Work item:
The data below is to be retyped exactly, line by line.

___ Exercise material

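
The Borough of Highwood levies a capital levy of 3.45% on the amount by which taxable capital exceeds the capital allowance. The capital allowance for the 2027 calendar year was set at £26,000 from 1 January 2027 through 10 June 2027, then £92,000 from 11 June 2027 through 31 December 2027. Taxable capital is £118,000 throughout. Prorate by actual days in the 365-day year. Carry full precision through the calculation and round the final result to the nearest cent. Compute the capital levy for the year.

1 January – 10 June 2027: 161 days, exemption £26,000 → (£118,000 − £26,000) × 3.45% × 161/365 = £1,400.0384
11 June – 31 December 2027: 204 days, exemption £92,000 → (£118,000 − £92,000) × 3.45% × 204/365 = £501.3370
Total = £1,901.3753

£1,901.38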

______

Solution to the problem:
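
The Borough of Highwood levies a capital levy of 3.45% on the amount by which taxable capital exceeds the capital allowance. The capital allowance for the 2027 calendar year was set at £26,000 from 1 January 2027 through 10 June 2027, then £92,000 from 11 June 2027 through 31 December 2027. Taxable capital is £118,000 throughout. Prorate by actual days in the 365-day year. Carry full precision through the calculation and round the final result to the nearest cent. Compute the capital levy for the year.

1 January – 10 June 2027: 161 days, exemption £26,000 → (£118,000 − £26,000) × 3.45% × 161/365 = £1,400.0384
11 June – 31 December 2027: 204 days, exemption £92,000 → (£118,000 − £92,000) × 3.45% × 204/365 = £501.3370
Total = £1,901.3753

£1,901.38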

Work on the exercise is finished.